Collected data
== Segment start ==

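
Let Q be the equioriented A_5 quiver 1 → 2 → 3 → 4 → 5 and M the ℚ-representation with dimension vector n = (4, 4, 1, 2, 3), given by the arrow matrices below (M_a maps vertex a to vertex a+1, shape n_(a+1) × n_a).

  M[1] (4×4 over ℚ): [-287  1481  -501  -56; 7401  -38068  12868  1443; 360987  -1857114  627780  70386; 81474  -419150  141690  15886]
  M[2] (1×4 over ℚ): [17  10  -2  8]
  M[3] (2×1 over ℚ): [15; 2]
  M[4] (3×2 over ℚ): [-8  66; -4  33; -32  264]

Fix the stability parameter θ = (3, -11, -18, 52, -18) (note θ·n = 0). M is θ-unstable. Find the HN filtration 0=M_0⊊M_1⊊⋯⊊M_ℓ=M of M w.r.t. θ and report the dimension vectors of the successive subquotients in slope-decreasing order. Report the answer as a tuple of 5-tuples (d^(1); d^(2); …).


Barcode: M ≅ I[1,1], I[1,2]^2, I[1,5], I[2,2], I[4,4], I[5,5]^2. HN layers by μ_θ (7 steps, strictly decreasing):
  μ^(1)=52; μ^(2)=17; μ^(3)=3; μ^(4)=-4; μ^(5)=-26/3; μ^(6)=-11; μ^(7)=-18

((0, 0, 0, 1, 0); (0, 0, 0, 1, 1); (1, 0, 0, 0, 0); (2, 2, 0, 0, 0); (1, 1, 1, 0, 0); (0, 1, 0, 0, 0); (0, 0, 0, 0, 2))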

== Segment end ==
== Segment start ==

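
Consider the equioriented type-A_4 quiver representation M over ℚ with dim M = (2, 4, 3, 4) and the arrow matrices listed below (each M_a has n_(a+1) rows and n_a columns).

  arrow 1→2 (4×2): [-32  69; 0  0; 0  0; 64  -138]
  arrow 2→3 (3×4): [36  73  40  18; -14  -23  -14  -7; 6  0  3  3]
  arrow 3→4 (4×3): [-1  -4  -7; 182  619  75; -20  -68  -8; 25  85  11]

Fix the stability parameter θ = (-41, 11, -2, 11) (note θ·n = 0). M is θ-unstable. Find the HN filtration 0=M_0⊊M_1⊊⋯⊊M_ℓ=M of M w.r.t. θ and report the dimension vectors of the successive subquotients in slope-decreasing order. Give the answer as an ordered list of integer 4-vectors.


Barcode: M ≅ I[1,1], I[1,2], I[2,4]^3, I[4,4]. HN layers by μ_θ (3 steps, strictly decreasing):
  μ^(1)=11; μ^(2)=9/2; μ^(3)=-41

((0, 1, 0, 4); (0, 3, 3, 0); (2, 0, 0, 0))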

== Segment end ==

Exercise instructions: Copy every line of the entries above in which "with" occurs.

Result of the exercise:
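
Let Q be the equioriented A_5 quiver 1 → 2 → 3 → 4 → 5 and M the ℚ-representation with dimension vector n = (4, 4, 1, 2, 3), given by the arrow matrices below (M_a maps vertex a to vertex a+1, shape n_(a+1) × n_a).
Consider the equioriented type-A_4 quiver representation M over ℚ with dim M = (2, 4, 3, 4) and the arrow matrices listed below (each M_a has n_(a+1) rows and n_a columns).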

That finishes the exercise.